§ Directions
Output everything in the listing exactly, with no line missing.
⁂
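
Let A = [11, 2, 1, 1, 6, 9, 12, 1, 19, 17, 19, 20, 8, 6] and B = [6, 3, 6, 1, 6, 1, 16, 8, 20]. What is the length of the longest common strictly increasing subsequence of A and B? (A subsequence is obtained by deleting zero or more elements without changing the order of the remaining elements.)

For each value that appears in both, track the longest common increasing run ending there.
The best achievable length is 3; one witness is 1, 6, 8 (A-positions 3,5,13, B-positions 4,5,8).

3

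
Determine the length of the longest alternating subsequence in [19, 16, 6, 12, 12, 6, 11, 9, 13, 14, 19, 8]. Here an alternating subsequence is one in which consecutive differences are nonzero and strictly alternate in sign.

Track the best alternating length ending on an up-step vs a down-step at each position: up/down = 1/1, 1/2, 1/2, 3/2, 3/2, 1/4, 5/4, 5/6, 7/2, 7/2, 7/1, 5/8.
The maximum over both is 8; one such subsequence is 19, 6, 12, 6, 11, 9, 13, 8.

8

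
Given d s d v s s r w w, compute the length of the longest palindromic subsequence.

3

Using dp[i][j] = 2 + dp[i+1][j−1] if the ends match, else max(dp[i+1][j], dp[i][j−1]):
dp[1][9] = 3. A witness is sss at positions 2,5,6.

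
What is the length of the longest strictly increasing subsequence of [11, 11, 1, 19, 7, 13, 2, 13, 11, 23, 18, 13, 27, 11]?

One longest increasing subsequence is 1, 7, 13, 23, 27 (positions 3,5,6,10,13), of length 5; no longer one exists.

5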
⁂
§ Answer space
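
Let A = [11, 2, 1, 1, 6, 9, 12, 1, 19, 17, 19, 20, 8, 6] and B = [6, 3, 6, 1, 6, 1, 16, 8, 20]. What is the length of the longest common strictly increasing subsequence of A and B? (A subsequence is obtained by deleting zero or more elements without changing the order of the remaining elements.)

For each value that appears in both, track the longest common increasing run ending there.
The best achievable length is 3; one witness is 1, 6, 8 (A-positions 3,5,13, B-positions 4,5,8).

3

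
Determine the length of the longest alternating subsequence in [19, 16, 6, 12, 12, 6, 11, 9, 13, 14, 19, 8]. Here an alternating subsequence is one in which consecutive differences are nonzero and strictly alternate in sign.

Track the best alternating length ending on an up-step vs a down-step at each position: up/down = 1/1, 1/2, 1/2, 3/2, 3/2, 1/4, 5/4, 5/6, 7/2, 7/2, 7/1, 5/8.
The maximum over both is 8; one such subsequence is 19, 6, 12, 6, 11, 9, 13, 8.

8

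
Given d s d v s s r w w, compute the length of the longest palindromic subsequence.

3

Using dp[i][j] = 2 + dp[i+1][j−1] if the ends match, else max(dp[i+1][j], dp[i][j−1]):
dp[1][9] = 3. A witness is sss at positions 2,5,6.

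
What is the length of the longest strictly increasing subsequence of [11, 11, 1, 19, 7, 13, 2, 13, 11, 23, 18, 13, 27, 11]?

One longest increasing subsequence is 1, 7, 13, 23, 27 (positions 3,5,6,10,13), of length 5; no longer one exists.

5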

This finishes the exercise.